# EXERCISE DETAILS
Give back all the records exactly, keeping every line whole.

(Dataset entries)

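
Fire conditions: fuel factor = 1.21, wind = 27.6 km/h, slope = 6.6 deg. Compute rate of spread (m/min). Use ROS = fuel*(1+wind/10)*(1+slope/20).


Formula: ROS = fuel * (1 + wind/10) * (1 + slope/20)
Wind factor = 1 + 27.6/10 = 3.76
Slope factor = 1 + 6.6/20 = 1.33
ROS = 1.21 * 3.76 * 1.33 = 6.05 m/min

6.05


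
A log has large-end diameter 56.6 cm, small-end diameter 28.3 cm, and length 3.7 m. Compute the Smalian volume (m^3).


Smalian: V = (A1 + A2)/2 * L,  A = pi*(D/200)^2
A1 = pi*(56.6/200)^2 = 0.251607 m^2
A2 = pi*(28.3/200)^2 = 0.062902 m^2
V = (0.251607+0.062902)/2*3.7 = 0.5818 m^3

0.5818


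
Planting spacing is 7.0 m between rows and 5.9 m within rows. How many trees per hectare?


Formula: TPH = 10000 m^2/ha / (spacing_x * spacing_y)
Area per tree = 7.0 m * 5.9 m = 41.3 m^2
TPH = 10000 / 41.3 = 242 trees/ha

242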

# RESULT
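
Fire conditions: fuel factor = 1.21, wind = 27.6 km/h, slope = 6.6 deg. Compute rate of spread (m/min). Use ROS = fuel*(1+wind/10)*(1+slope/20).


Formula: ROS = fuel * (1 + wind/10) * (1 + slope/20)
Wind factor = 1 + 27.6/10 = 3.76
Slope factor = 1 + 6.6/20 = 1.33
ROS = 1.21 * 3.76 * 1.33 = 6.05 m/min

6.05


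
A log has large-end diameter 56.6 cm, small-end diameter 28.3 cm, and length 3.7 m. Compute the Smalian volume (m^3).


Smalian: V = (A1 + A2)/2 * L,  A = pi*(D/200)^2
A1 = pi*(56.6/200)^2 = 0.251607 m^2
A2 = pi*(28.3/200)^2 = 0.062902 m^2
V = (0.251607+0.062902)/2*3.7 = 0.5818 m^3

0.5818


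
Planting spacing is 7.0 m between rows and 5.9 m within rows. How many trees per hectare?


Formula: TPH = 10000 m^2/ha / (spacing_x * spacing_y)
Area per tree = 7.0 m * 5.9 m = 41.3 m^2
TPH = 10000 / 41.3 = 242 trees/ha

242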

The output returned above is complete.